• **DIRECTIONS FOR THIS TASK**
Output the data word for word. Begin at its first line and end at the line with "(3) a concentrated transverse force of 10".
::: INFORMATION SHOWN
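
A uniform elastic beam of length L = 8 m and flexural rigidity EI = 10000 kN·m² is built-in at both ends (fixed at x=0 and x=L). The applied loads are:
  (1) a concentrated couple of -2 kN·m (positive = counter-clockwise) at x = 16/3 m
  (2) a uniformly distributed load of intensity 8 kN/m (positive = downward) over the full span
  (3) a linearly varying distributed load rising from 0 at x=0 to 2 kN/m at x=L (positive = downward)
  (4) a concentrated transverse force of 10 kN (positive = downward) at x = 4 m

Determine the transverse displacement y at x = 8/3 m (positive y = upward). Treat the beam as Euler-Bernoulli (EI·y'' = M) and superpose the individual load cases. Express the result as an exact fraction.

y(8/3) = -21352/2278125 m

Load 1 — applied couple M₀=-2 kN·m at a=16/3 m (b=L-a=8/3):
  y_1 = (R_Ax³/6 - M_Ax²/2)/EI  [x≤a] with R_A=-1/3, M_A=-2/3 = ((-1/3)·(8/3)³/6 - (-2/3)·(8/3)²/2)/10000 = 4/30375 m
Load 2 — uniform load w=8 kN/m over full span:
  y_2 = -wx²(L-x)²/(24EI) = -8·(8/3)²·(8-(8/3))²/(24·10000) = -1024/151875 m
Load 3 — triangular load w₀=2 kN/m (0→w₀ over full span):
  y_3 = -w₀x²(L-x)²(x+2L)/(120LEI) = -2·(8/3)²·(8-(8/3))²·((8/3)+2·8)/(120·8·10000) = -1792/2278125 m
Load 4 — point force P=10 kN at a=4 m (b=L-a=4):
  y_4 = -Pb²x²(3aL-(3a+b)x)/(6L³EI)  [x≤a] = -10·4²·(8/3)²·(3·4·8-(3·4+4)·(8/3))/(6·8³·10000) = -4/2025 m
Superposition: y = Σ y_i = -21352/2278125 m ≈ -0.009373 m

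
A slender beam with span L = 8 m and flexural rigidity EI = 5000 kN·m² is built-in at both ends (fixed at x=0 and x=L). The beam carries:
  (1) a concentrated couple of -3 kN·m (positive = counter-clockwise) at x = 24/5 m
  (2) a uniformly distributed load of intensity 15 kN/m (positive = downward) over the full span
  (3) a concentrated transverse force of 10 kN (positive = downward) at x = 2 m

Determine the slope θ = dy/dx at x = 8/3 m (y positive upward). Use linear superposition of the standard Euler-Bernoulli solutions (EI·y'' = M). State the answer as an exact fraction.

Load 1 — applied couple M₀=-3 kN·m at a=24/5 m (b=L-a=16/5):
  θ_1 = (R_Ax²/2 - M_Ax)/EI  [x≤a] with R_A=-27/50, M_A=-24/25 = ((-27/50)·(8/3)²/2 - (-24/25)·(8/3))/5000 = 2/15625 rad
Load 2 — uniform load w=15 kN/m over full span:
  θ_2 = -wx(L-x)(L-2x)/(12EI) = -15·(8/3)·(8-(8/3))·(8-2·(8/3))/(12·5000) = -32/3375 rad
Load 3 — point force P=10 kN at a=2 m (b=L-a=6):
  θ_3 = Pa²(L-x)(2bL-(3b+a)(L-x))/(2L³EI)  [x>a] = 10·2²·(8-(8/3))·(2·6·8-(3·6+2)·(8-(8/3)))/(2·8³·5000) = -1/2250 rad
Superposition: θ = Σ θ_i = -8267/843750 rad ≈ -0.009798 rad

θ(8/3) = -8267/843750 rad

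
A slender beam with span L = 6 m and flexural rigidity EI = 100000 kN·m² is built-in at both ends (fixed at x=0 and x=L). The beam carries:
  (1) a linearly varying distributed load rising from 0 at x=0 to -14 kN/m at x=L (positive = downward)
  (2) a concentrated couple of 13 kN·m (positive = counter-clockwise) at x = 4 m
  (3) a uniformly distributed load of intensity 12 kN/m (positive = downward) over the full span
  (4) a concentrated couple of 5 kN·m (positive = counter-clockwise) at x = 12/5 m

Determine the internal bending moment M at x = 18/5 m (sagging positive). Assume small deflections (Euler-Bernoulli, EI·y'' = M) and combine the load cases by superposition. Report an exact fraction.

M(18/5) = 3829/375 kN·m

Load 1 — triangular load w₀=-14 kN/m (0→w₀ over full span):
  M_1 = 3w₀Lx/20 - w₀L²/30 - w₀x³/(6L) = 3·(-14)·6·(18/5)/20 - (-14)·6²/30 - (-14)·(18/5)³/(6·6) = -1302/125 kN·m
Load 2 — applied couple M₀=13 kN·m at a=4 m (b=L-a=2):
  M_2 = R_Ax - M_A  [x≤a] with R_A=26/9, M_A=13/3 = (26/9)·(18/5) - (13/3) = 91/15 kN·m
Load 3 — uniform load w=12 kN/m over full span:
  M_3 = wLx/2 - wL²/12 - wx²/2 = 12·6·(18/5)/2 - 12·6²/12 - 12·(18/5)²/2 = 396/25 kN·m
Load 4 — applied couple M₀=5 kN·m at a=12/5 m (b=L-a=18/5):
  M_4 = R_Ax - M_A - M₀  [x>a] with R_A=6/5, M_A=3/5 = (6/5)·(18/5) - (3/5) - 5 = -32/25 kN·m
Superposition: M = Σ M_i = 3829/375 kN·m ≈ 10.210667 kN·m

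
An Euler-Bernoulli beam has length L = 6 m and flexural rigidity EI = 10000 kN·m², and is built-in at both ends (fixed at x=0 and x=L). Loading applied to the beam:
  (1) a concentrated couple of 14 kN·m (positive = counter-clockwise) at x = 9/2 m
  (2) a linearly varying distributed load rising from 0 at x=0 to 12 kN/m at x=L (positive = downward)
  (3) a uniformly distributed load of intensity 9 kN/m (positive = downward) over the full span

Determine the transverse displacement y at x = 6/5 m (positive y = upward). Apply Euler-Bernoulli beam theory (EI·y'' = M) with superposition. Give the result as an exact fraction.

Load 1 — applied couple M₀=14 kN·m at a=9/2 m (b=L-a=3/2):
  y_1 = (R_Ax³/6 - M_Ax²/2)/EI  [x≤a] with R_A=21/8, M_A=35/8 = ((21/8)·(6/5)³/6 - (35/8)·(6/5)²/2)/10000 = -1197/5000000 m
Load 2 — triangular load w₀=12 kN/m (0→w₀ over full span):
  y_2 = -w₀x²(L-x)²(x+2L)/(120LEI) = -12·(6/5)²·(6-(6/5))²·((6/5)+2·6)/(120·6·10000) = -7128/9765625 m
Load 3 — uniform load w=9 kN/m over full span:
  y_3 = -wx²(L-x)²/(24EI) = -9·(6/5)²·(6-(6/5))²/(24·10000) = -486/390625 m
Superposition: y = Σ y_i = -1383417/625000000 m ≈ -0.002213 m

y(6/5) = -1383417/625000000 m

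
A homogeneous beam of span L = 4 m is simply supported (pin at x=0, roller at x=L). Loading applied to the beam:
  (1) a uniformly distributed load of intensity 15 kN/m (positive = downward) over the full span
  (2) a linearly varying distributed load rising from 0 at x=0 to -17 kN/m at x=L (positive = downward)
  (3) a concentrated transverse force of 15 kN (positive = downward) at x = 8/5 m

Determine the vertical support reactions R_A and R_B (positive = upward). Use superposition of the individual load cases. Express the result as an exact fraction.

R_A = 83/3 kN, R_B = 40/3 kN

Load 1 — uniform load w=15 kN/m over full span:
  R_A = wL/2 = 15·4/2 = 30 kN
  R_B = wL/2 = 15·4/2 = 30 kN
Load 2 — triangular load w₀=-17 kN/m (0→w₀ over full span):
  R_A = w₀L/6 = (-17)·4/6 = -34/3 kN
  R_B = w₀L/3 = (-17)·4/3 = -68/3 kN
Load 3 — point force P=15 kN at a=8/5 m (b=L-a=12/5):
  R_A = Pb/L = 15·(12/5)/4 = 9 kN
  R_B = Pa/L = 15·(8/5)/4 = 6 kN
Superposition: R_A = 83/3 kN, R_B = 40/3 kN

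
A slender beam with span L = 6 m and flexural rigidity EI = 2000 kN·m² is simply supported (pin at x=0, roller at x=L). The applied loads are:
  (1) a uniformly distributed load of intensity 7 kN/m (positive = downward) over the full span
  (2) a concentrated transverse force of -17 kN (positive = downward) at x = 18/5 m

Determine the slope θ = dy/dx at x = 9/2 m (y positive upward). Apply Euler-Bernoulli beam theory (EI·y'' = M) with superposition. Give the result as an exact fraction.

Load 1 — uniform load w=7 kN/m over full span:
  θ_1 = -w(L³-6Lx²+4x³)/(24EI) = -7·(6³-6·6·(9/2)²+4·(9/2)³)/(24·2000) = 693/32000 rad
Load 2 — point force P=-17 kN at a=18/5 m (b=L-a=12/5):
  θ_2 = -Pa(2L²-6Lx+3x²+a²)/(6LEI)  [x>a] = -(-17)·(18/5)·(2·6²-6·6·(9/2)+3·(9/2)²+(18/5)²)/(6·6·2000) = -27693/2000000 rad
Superposition: θ = Σ θ_i = 31239/4000000 rad ≈ 0.007810 rad

θ(9/2) = 31239/4000000 rad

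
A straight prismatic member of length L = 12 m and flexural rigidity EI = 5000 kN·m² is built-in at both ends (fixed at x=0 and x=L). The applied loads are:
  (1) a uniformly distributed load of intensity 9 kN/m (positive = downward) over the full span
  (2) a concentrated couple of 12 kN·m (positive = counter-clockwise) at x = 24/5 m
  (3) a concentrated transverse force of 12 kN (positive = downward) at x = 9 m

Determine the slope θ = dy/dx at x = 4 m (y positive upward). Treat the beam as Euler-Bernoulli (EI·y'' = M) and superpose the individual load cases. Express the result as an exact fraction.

Load 1 — uniform load w=9 kN/m over full span:
  θ_1 = -wx(L-x)(L-2x)/(12EI) = -9·4·(12-4)·(12-2·4)/(12·5000) = -12/625 rad
Load 2 — applied couple M₀=12 kN·m at a=24/5 m (b=L-a=36/5):
  θ_2 = (R_Ax²/2 - M_Ax)/EI  [x≤a] with R_A=36/25, M_A=36/25 = ((36/25)·4²/2 - (36/25)·4)/5000 = 18/15625 rad
Load 3 — point force P=12 kN at a=9 m (b=L-a=3):
  θ_3 = -Pb²x(2aL-(3a+b)x)/(2L³EI)  [x≤a] = -12·3²·4·(2·9·12-(3·9+3)·4)/(2·12³·5000) = -3/1250 rad
Superposition: θ = Σ θ_i = -639/31250 rad ≈ -0.020448 rad

θ(4) = -639/31250 rad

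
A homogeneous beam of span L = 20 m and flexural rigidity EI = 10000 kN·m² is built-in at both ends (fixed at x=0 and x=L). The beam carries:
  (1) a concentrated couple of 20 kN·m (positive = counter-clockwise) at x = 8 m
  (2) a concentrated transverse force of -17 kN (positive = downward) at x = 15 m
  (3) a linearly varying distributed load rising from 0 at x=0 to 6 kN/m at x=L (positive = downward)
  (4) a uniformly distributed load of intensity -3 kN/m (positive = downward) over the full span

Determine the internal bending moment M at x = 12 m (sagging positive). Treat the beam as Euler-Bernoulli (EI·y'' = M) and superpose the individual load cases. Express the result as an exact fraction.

Load 1 — applied couple M₀=20 kN·m at a=8 m (b=L-a=12):
  M_1 = R_Ax - M_A - M₀  [x>a] with R_A=36/25, M_A=12/5 = (36/25)·12 - (12/5) - 20 = -128/25 kN·m
Load 2 — point force P=-17 kN at a=15 m (b=L-a=5):
  M_2 = Pb²(3a+b)x/L³ - Pab²/L²  [x≤a] = (-17)·5²·(3·15+5)·12/20³ - (-17)·15·5²/20² = -255/16 kN·m
Load 3 — triangular load w₀=6 kN/m (0→w₀ over full span):
  M_3 = 3w₀Lx/20 - w₀L²/30 - w₀x³/(6L) = 3·6·20·12/20 - 6·20²/30 - 6·12³/(6·20) = 248/5 kN·m
Load 4 — uniform load w=-3 kN/m over full span:
  M_4 = wLx/2 - wL²/12 - wx²/2 = (-3)·20·12/2 - (-3)·20²/12 - (-3)·12²/2 = -44 kN·m
Superposition: M = Σ M_i = -6183/400 kN·m ≈ -15.457500 kN·m

M(12) = -6183/400 kN·m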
::::::
• **ANSWER TO THE EXERCISE**
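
A uniform elastic beam of length L = 8 m and flexural rigidity EI = 10000 kN·m² is built-in at both ends (fixed at x=0 and x=L). The applied loads are:
  (1) a concentrated couple of -2 kN·m (positive = counter-clockwise) at x = 16/3 m
  (2) a uniformly distributed load of intensity 8 kN/m (positive = downward) over the full span
  (3) a linearly varying distributed load rising from 0 at x=0 to 2 kN/m at x=L (positive = downward)
  (4) a concentrated transverse force of 10 kN (positive = downward) at x = 4 m

Determine the transverse displacement y at x = 8/3 m (positive y = upward). Treat the beam as Euler-Bernoulli (EI·y'' = M) and superpose the individual load cases. Express the result as an exact fraction.

y(8/3) = -21352/2278125 m

Load 1 — applied couple M₀=-2 kN·m at a=16/3 m (b=L-a=8/3):
  y_1 = (R_Ax³/6 - M_Ax²/2)/EI  [x≤a] with R_A=-1/3, M_A=-2/3 = ((-1/3)·(8/3)³/6 - (-2/3)·(8/3)²/2)/10000 = 4/30375 m
Load 2 — uniform load w=8 kN/m over full span:
  y_2 = -wx²(L-x)²/(24EI) = -8·(8/3)²·(8-(8/3))²/(24·10000) = -1024/151875 m
Load 3 — triangular load w₀=2 kN/m (0→w₀ over full span):
  y_3 = -w₀x²(L-x)²(x+2L)/(120LEI) = -2·(8/3)²·(8-(8/3))²·((8/3)+2·8)/(120·8·10000) = -1792/2278125 m
Load 4 — point force P=10 kN at a=4 m (b=L-a=4):
  y_4 = -Pb²x²(3aL-(3a+b)x)/(6L³EI)  [x≤a] = -10·4²·(8/3)²·(3·4·8-(3·4+4)·(8/3))/(6·8³·10000) = -4/2025 m
Superposition: y = Σ y_i = -21352/2278125 m ≈ -0.009373 m

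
A slender beam with span L = 8 m and flexural rigidity EI = 5000 kN·m² is built-in at both ends (fixed at x=0 and x=L). The beam carries:
  (1) a concentrated couple of -3 kN·m (positive = counter-clockwise) at x = 24/5 m
  (2) a uniformly distributed load of intensity 15 kN/m (positive = downward) over the full span
  (3) a concentrated transverse force of 10 kN (positive = downward) at x = 2 m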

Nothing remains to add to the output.